▶ [TASK STATEMENT]
Pull every line containing "then" from the entries.

====== EXERCISE MATERIAL ======

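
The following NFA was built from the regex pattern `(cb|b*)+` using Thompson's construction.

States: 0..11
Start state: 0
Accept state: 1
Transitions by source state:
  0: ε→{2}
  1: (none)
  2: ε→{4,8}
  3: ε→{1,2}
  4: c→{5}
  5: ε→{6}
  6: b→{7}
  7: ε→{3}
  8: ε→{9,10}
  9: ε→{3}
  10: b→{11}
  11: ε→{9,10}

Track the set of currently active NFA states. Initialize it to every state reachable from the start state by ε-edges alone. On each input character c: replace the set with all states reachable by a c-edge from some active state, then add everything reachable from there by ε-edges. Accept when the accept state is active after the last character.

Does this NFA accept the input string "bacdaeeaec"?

Answer: REJECT

Derivation:
S₀ = ε-closure({0}) = {0,1,2,3,4,8,9,10}
'b' @ 1: {1,2,3,4,8,9,10,11}  ✓accept
'a' @ 2: {}  — dead — no transitions
rest 'cdaeeaec' ignored (set empty)
end set {} — state 1 not in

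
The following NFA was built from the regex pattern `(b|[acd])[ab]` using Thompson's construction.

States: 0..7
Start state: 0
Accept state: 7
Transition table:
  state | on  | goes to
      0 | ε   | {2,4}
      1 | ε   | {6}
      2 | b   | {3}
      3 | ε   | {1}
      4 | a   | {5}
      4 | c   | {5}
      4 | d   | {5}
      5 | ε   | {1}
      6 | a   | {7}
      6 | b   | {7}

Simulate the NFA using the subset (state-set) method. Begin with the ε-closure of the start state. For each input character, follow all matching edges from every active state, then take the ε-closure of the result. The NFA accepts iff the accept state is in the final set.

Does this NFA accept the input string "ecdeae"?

S₀ = ε-closure({0}) = {0,2,4}
'e' @ 1: {}  — state set empty
rest 'cdeae' ignored (set empty)
end set {} — state 7 not in

Answer: REJECT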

======

▶ [RESPONSE BOX]
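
Track the set of currently active NFA states. Initialize it to every state reachable from the start state by ε-edges alone. On each input character c: replace the set with all states reachable by a c-edge from some active state, then add everything reachable from there by ε-edges. Accept when the accept state is active after the last character.
Simulate the NFA using the subset (state-set) method. Begin with the ε-closure of the start state. For each input character, follow all matching edges from every active state, then take the ε-closure of the result. The NFA accepts iff the accept state is in the final set.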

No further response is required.